| WHAT IS REQUIRED |
Your reply should be the complete data, reproduced exactly.

##### EXTRACTED INFORMATION #####

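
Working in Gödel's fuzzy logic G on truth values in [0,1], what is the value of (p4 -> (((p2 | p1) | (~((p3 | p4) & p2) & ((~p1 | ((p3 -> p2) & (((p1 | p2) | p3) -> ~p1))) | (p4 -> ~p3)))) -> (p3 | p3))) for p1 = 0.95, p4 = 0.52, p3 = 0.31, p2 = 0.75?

(p2 | p1) = max(0.75, 0.95) = 0.95
(p3 | p4) = max(0.31, 0.52) = 0.52
((p3 | p4) & p2) = min(0.52, 0.75) = 0.52
~((p3 | p4) & p2): Gödel ¬ of 0.52 = 0 (operand ≠ 0)
~p1: Gödel ¬ of 0.95 = 0 (operand ≠ 0)
(p3 -> p2): 0.31 ≤ 0.75, so result = 1
(p1 | p2) = max(0.95, 0.75) = 0.95
((p1 | p2) | p3) = max(0.95, 0.31) = 0.95
~p1: Gödel ¬ of 0.95 = 0 (operand ≠ 0)
(((p1 | p2) | p3) -> ~p1): 0.95 > 0, so result = 0
((p3 -> p2) & (((p1 | p2) | p3) -> ~p1)) = min(1, 0) = 0
(~p1 | ((p3 -> p2) & (((p1 | p2) | p3) -> ~p1))) = max(0, 0) = 0
~p3: Gödel ¬ of 0.31 = 0 (operand ≠ 0)
(p4 -> ~p3): 0.52 > 0, so result = 0
((~p1 | ((p3 -> p2) & (((p1 | p2) | p3) -> ~p1))) | (p4 -> ~p3)) = max(0, 0) = 0
(~((p3 | p4) & p2) & ((~p1 | ((p3 -> p2) & (((p1 | p2) | p3) -> ~p1))) | (p4 -> ~p3))) = min(0, 0) = 0
((p2 | p1) | (~((p3 | p4) & p2) & ((~p1 | ((p3 -> p2) & (((p1 | p2) | p3) -> ~p1))) | (p4 -> ~p3)))) = max(0.95, 0) = 0.95
(p3 | p3) = max(0.31, 0.31) = 0.31
(((p2 | p1) | (~((p3 | p4) & p2) & ((~p1 | ((p3 -> p2) & (((p1 | p2) | p3) -> ~p1))) | (p4 -> ~p3)))) -> (p3 | p3)): 0.95 > 0.31, so result = 0.31
(p4 -> (((p2 | p1) | (~((p3 | p4) & p2) & ((~p1 | ((p3 -> p2) & (((p1 | p2) | p3) -> ~p1))) | (p4 -> ~p3)))) -> (p3 | p3))): 0.52 > 0.31, so result = 0.31

0.31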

#####

| ANSWER TO THIS EXERCISE |
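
Working in Gödel's fuzzy logic G on truth values in [0,1], what is the value of (p4 -> (((p2 | p1) | (~((p3 | p4) & p2) & ((~p1 | ((p3 -> p2) & (((p1 | p2) | p3) -> ~p1))) | (p4 -> ~p3)))) -> (p3 | p3))) for p1 = 0.95, p4 = 0.52, p3 = 0.31, p2 = 0.75?

(p2 | p1) = max(0.75, 0.95) = 0.95
(p3 | p4) = max(0.31, 0.52) = 0.52
((p3 | p4) & p2) = min(0.52, 0.75) = 0.52
~((p3 | p4) & p2): Gödel ¬ of 0.52 = 0 (operand ≠ 0)
~p1: Gödel ¬ of 0.95 = 0 (operand ≠ 0)
(p3 -> p2): 0.31 ≤ 0.75, so result = 1
(p1 | p2) = max(0.95, 0.75) = 0.95
((p1 | p2) | p3) = max(0.95, 0.31) = 0.95
~p1: Gödel ¬ of 0.95 = 0 (operand ≠ 0)
(((p1 | p2) | p3) -> ~p1): 0.95 > 0, so result = 0
((p3 -> p2) & (((p1 | p2) | p3) -> ~p1)) = min(1, 0) = 0
(~p1 | ((p3 -> p2) & (((p1 | p2) | p3) -> ~p1))) = max(0, 0) = 0
~p3: Gödel ¬ of 0.31 = 0 (operand ≠ 0)
(p4 -> ~p3): 0.52 > 0, so result = 0
((~p1 | ((p3 -> p2) & (((p1 | p2) | p3) -> ~p1))) | (p4 -> ~p3)) = max(0, 0) = 0
(~((p3 | p4) & p2) & ((~p1 | ((p3 -> p2) & (((p1 | p2) | p3) -> ~p1))) | (p4 -> ~p3))) = min(0, 0) = 0
((p2 | p1) | (~((p3 | p4) & p2) & ((~p1 | ((p3 -> p2) & (((p1 | p2) | p3) -> ~p1))) | (p4 -> ~p3)))) = max(0.95, 0) = 0.95
(p3 | p3) = max(0.31, 0.31) = 0.31
(((p2 | p1) | (~((p3 | p4) & p2) & ((~p1 | ((p3 -> p2) & (((p1 | p2) | p3) -> ~p1))) | (p4 -> ~p3)))) -> (p3 | p3)): 0.95 > 0.31, so result = 0.31
(p4 -> (((p2 | p1) | (~((p3 | p4) & p2) & ((~p1 | ((p3 -> p2) & (((p1 | p2) | p3) -> ~p1))) | (p4 -> ~p3)))) -> (p3 | p3))): 0.52 > 0.31, so result = 0.31

0.31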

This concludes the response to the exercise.